_Task_
Return, word for word, only the lines of the data below that lie between the line with "set flow rate: 74 L/min" and the line with "You are managing a ventilated patient (ARDS)", those two lines included.

START Materials provided

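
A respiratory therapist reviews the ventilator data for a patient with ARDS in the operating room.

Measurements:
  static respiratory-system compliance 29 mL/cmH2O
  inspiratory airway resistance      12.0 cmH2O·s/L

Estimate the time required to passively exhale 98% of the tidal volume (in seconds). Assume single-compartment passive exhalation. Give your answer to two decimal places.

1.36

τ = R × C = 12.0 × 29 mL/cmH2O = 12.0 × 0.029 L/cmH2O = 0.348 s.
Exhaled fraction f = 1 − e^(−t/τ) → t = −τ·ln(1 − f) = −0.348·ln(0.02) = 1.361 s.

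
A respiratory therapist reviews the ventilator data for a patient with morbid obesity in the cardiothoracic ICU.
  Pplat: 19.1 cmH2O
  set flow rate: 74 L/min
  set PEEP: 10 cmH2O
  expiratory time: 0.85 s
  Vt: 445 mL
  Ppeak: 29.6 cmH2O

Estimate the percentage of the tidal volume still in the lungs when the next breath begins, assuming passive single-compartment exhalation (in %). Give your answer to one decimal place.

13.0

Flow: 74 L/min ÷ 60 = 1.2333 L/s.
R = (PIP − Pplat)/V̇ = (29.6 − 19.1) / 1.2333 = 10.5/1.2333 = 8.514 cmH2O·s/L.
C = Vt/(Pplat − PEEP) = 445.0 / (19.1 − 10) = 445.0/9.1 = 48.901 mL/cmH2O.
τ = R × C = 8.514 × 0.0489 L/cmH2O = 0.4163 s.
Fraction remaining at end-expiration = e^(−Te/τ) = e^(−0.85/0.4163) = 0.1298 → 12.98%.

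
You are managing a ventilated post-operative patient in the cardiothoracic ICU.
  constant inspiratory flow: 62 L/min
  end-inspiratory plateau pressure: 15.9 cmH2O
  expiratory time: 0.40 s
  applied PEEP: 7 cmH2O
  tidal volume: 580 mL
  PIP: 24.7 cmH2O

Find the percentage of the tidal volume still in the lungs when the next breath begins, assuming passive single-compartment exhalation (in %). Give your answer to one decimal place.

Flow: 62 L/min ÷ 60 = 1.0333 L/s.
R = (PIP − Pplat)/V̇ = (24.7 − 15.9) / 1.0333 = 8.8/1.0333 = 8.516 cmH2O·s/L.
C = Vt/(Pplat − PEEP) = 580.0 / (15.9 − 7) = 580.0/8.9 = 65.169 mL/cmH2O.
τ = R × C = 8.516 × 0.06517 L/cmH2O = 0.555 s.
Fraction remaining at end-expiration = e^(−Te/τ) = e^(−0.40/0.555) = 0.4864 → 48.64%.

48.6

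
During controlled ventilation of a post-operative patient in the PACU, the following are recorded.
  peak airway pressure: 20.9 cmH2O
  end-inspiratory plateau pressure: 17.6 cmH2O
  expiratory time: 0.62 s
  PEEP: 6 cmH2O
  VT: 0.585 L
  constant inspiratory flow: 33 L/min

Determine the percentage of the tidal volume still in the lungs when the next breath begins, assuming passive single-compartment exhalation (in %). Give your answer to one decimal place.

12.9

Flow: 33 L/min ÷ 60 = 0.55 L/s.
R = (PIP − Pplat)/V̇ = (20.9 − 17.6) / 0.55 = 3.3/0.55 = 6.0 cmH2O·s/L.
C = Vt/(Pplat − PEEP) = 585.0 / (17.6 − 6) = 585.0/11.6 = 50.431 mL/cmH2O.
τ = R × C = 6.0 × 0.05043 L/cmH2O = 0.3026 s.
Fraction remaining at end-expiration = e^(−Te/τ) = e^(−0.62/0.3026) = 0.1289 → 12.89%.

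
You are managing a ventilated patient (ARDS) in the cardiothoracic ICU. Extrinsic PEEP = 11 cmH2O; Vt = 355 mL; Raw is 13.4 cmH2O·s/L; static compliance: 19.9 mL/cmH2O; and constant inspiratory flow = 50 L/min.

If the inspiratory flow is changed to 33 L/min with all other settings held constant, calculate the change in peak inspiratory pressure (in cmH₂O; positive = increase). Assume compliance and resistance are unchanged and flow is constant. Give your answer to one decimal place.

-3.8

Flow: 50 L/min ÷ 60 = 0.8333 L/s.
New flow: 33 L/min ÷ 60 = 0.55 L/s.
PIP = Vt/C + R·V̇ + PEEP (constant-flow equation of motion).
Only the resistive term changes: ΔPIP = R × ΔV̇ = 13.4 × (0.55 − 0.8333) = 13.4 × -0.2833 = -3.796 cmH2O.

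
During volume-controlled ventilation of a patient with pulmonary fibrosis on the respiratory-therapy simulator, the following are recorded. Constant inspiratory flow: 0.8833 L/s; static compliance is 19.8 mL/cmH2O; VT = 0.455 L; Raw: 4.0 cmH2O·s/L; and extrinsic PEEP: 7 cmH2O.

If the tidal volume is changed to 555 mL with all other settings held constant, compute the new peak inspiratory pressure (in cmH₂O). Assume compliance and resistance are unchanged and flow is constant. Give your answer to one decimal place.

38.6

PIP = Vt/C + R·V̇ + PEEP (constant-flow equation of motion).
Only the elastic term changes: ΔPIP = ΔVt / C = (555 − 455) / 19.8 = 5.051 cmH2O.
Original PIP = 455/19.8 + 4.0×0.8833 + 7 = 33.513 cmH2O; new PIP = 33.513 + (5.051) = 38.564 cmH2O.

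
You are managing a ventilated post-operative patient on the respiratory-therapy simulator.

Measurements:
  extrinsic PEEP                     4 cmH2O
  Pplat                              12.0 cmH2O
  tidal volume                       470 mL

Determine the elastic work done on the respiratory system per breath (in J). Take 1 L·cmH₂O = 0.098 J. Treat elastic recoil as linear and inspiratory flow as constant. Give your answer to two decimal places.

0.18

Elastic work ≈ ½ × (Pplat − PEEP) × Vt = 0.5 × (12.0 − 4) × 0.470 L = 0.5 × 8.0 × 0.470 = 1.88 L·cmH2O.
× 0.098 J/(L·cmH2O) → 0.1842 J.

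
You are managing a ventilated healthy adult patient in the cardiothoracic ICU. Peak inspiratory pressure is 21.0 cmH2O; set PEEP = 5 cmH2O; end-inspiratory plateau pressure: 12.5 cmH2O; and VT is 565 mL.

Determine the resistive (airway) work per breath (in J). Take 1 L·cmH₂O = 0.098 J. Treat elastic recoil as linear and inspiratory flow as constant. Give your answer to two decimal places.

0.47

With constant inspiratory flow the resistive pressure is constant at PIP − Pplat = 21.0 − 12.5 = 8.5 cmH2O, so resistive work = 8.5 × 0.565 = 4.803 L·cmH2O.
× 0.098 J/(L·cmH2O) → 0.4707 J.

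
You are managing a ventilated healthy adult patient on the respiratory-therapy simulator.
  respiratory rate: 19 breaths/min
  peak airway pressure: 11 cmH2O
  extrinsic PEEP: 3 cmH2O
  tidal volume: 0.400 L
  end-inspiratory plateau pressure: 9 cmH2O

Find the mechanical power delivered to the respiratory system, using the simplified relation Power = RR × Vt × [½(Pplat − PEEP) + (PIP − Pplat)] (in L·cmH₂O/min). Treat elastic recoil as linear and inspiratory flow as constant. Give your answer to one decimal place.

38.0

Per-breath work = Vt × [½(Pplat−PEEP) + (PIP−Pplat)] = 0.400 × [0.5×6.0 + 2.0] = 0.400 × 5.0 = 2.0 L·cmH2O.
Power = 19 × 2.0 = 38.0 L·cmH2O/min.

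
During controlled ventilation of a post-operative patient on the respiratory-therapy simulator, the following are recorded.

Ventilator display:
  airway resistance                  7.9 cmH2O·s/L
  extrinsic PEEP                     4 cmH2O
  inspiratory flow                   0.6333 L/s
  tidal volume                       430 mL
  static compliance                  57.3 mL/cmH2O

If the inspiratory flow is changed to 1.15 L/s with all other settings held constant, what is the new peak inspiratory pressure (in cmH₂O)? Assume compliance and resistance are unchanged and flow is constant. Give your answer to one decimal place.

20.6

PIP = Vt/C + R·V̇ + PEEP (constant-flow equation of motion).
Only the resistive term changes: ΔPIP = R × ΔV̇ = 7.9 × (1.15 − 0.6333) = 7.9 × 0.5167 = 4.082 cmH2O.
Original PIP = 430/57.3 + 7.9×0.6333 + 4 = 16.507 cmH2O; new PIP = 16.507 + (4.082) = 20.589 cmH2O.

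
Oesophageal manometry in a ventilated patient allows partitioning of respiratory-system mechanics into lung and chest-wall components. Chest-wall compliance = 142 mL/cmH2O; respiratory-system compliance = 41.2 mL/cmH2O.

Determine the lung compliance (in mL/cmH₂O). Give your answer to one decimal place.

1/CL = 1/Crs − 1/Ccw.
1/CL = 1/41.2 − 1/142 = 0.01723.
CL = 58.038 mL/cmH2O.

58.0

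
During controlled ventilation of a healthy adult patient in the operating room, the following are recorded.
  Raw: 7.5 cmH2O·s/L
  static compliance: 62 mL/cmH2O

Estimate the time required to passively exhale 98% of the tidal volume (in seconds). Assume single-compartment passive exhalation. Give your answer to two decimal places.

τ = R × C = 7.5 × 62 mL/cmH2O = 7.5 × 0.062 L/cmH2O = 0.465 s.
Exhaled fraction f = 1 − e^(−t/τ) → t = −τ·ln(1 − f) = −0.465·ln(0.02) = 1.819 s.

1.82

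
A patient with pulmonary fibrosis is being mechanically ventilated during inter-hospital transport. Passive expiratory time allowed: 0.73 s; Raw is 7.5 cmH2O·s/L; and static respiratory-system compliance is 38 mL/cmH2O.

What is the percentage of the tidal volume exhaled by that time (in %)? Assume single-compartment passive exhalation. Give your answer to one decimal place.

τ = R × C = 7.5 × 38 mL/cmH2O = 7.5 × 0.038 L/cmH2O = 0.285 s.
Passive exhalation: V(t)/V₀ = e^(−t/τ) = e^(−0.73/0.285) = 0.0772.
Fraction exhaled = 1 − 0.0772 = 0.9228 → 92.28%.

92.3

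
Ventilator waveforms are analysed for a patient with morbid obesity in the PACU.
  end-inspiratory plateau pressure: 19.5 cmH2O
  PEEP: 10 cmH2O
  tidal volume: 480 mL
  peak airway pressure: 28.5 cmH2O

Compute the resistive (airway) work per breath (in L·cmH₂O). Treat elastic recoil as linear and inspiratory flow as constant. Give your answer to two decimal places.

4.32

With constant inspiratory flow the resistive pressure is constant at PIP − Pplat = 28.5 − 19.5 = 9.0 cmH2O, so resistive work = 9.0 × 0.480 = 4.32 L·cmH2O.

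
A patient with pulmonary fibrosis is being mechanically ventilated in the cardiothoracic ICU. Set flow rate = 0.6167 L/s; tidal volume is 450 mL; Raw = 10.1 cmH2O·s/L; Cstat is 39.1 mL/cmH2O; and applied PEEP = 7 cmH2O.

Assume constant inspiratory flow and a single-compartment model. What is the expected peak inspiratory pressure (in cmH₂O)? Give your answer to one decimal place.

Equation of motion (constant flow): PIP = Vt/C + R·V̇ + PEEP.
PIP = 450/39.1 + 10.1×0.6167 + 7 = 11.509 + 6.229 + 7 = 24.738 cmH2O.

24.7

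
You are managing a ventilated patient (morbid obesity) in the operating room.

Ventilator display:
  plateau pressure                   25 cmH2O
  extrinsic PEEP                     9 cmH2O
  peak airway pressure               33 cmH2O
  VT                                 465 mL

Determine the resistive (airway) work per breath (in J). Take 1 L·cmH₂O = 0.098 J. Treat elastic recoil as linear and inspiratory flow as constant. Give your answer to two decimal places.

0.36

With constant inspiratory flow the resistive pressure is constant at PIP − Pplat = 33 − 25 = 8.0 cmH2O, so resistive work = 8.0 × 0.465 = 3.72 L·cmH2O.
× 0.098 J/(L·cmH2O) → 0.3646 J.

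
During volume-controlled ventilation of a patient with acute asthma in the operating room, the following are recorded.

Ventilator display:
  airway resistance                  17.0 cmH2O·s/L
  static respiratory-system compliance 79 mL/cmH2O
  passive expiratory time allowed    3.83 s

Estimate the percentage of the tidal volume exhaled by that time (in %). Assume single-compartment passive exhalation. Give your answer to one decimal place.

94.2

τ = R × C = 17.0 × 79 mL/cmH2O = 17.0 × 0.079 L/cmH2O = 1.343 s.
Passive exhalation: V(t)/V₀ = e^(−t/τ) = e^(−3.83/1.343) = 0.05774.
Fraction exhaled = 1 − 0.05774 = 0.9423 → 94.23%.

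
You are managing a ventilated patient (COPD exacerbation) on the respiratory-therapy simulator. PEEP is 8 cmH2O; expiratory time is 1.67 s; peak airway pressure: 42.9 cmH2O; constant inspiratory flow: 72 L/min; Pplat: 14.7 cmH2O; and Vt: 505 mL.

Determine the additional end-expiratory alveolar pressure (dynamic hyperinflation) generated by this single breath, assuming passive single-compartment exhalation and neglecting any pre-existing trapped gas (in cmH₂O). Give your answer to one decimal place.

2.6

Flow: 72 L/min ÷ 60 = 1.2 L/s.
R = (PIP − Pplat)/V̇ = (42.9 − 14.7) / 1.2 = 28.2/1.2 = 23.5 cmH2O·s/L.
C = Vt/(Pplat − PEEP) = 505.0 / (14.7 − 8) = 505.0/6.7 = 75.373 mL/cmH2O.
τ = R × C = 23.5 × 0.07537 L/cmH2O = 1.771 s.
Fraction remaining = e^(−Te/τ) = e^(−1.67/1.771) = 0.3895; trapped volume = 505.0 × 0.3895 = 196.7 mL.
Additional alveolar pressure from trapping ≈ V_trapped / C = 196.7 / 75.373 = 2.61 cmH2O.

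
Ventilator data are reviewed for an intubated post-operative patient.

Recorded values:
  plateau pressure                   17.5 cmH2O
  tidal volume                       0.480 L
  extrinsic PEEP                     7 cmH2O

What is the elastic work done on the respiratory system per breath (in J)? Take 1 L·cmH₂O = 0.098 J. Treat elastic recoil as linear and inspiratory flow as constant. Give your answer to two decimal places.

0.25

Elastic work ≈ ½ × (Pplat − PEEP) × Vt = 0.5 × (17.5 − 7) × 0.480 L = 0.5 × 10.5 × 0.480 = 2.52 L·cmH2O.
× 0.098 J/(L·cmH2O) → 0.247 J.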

END Materials provided

_Answer to this exercise_
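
  set flow rate: 74 L/min
  set PEEP: 10 cmH2O
  expiratory time: 0.85 s
  Vt: 445 mL
  Ppeak: 29.6 cmH2O

Estimate the percentage of the tidal volume still in the lungs when the next breath begins, assuming passive single-compartment exhalation (in %). Give your answer to one decimal place.

13.0

Flow: 74 L/min ÷ 60 = 1.2333 L/s.
R = (PIP − Pplat)/V̇ = (29.6 − 19.1) / 1.2333 = 10.5/1.2333 = 8.514 cmH2O·s/L.
C = Vt/(Pplat − PEEP) = 445.0 / (19.1 − 10) = 445.0/9.1 = 48.901 mL/cmH2O.
τ = R × C = 8.514 × 0.0489 L/cmH2O = 0.4163 s.
Fraction remaining at end-expiration = e^(−Te/τ) = e^(−0.85/0.4163) = 0.1298 → 12.98%.

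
You are managing a ventilated post-operative patient in the cardiothoracic ICU.
  constant inspiratory flow: 62 L/min
  end-inspiratory plateau pressure: 15.9 cmH2O
  expiratory time: 0.40 s
  applied PEEP: 7 cmH2O
  tidal volume: 580 mL
  PIP: 24.7 cmH2O

Find the percentage of the tidal volume still in the lungs when the next breath begins, assuming passive single-compartment exhalation (in %). Give your answer to one decimal place.

Flow: 62 L/min ÷ 60 = 1.0333 L/s.
R = (PIP − Pplat)/V̇ = (24.7 − 15.9) / 1.0333 = 8.8/1.0333 = 8.516 cmH2O·s/L.
C = Vt/(Pplat − PEEP) = 580.0 / (15.9 − 7) = 580.0/8.9 = 65.169 mL/cmH2O.
τ = R × C = 8.516 × 0.06517 L/cmH2O = 0.555 s.
Fraction remaining at end-expiration = e^(−Te/τ) = e^(−0.40/0.555) = 0.4864 → 48.64%.

48.6

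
During controlled ventilation of a post-operative patient in the PACU, the following are recorded.
  peak airway pressure: 20.9 cmH2O
  end-inspiratory plateau pressure: 17.6 cmH2O
  expiratory time: 0.62 s
  PEEP: 6 cmH2O
  VT: 0.585 L
  constant inspiratory flow: 33 L/min

Determine the percentage of the tidal volume still in the lungs when the next breath begins, assuming passive single-compartment exhalation (in %). Give your answer to one decimal place.

12.9

Flow: 33 L/min ÷ 60 = 0.55 L/s.
R = (PIP − Pplat)/V̇ = (20.9 − 17.6) / 0.55 = 3.3/0.55 = 6.0 cmH2O·s/L.
C = Vt/(Pplat − PEEP) = 585.0 / (17.6 − 6) = 585.0/11.6 = 50.431 mL/cmH2O.
τ = R × C = 6.0 × 0.05043 L/cmH2O = 0.3026 s.
Fraction remaining at end-expiration = e^(−Te/τ) = e^(−0.62/0.3026) = 0.1289 → 12.89%.

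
You are managing a ventilated patient (ARDS) in the cardiothoracic ICU. Extrinsic PEEP = 11 cmH2O; Vt = 355 mL; Raw is 13.4 cmH2O·s/L; static compliance: 19.9 mL/cmH2O; and constant inspiratory flow = 50 L/min.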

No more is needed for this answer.